• [Problem statement]: Please set down the line that contains "Upon delivery of" and every line below it through the last, exactly as written, with no other lines.

[Stored data entries]

.....

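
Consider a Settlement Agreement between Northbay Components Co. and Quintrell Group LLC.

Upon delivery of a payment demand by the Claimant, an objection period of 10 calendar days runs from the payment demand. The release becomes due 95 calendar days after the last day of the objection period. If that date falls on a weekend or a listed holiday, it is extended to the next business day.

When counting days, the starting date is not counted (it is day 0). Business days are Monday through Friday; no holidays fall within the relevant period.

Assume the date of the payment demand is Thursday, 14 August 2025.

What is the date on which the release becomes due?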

.....

• [Exercise response]:
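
Upon delivery of a payment demand by the Claimant, an objection period of 10 calendar days runs from the payment demand. The release becomes due 95 calendar days after the last day of the objection period. If that date falls on a weekend or a listed holiday, it is extended to the next business day.

When counting days, the starting date is not counted (it is day 0). Business days are Monday through Friday; no holidays fall within the relevant period.

Assume the date of the payment demand is Thursday, 14 August 2025.

What is the date on which the release becomes due?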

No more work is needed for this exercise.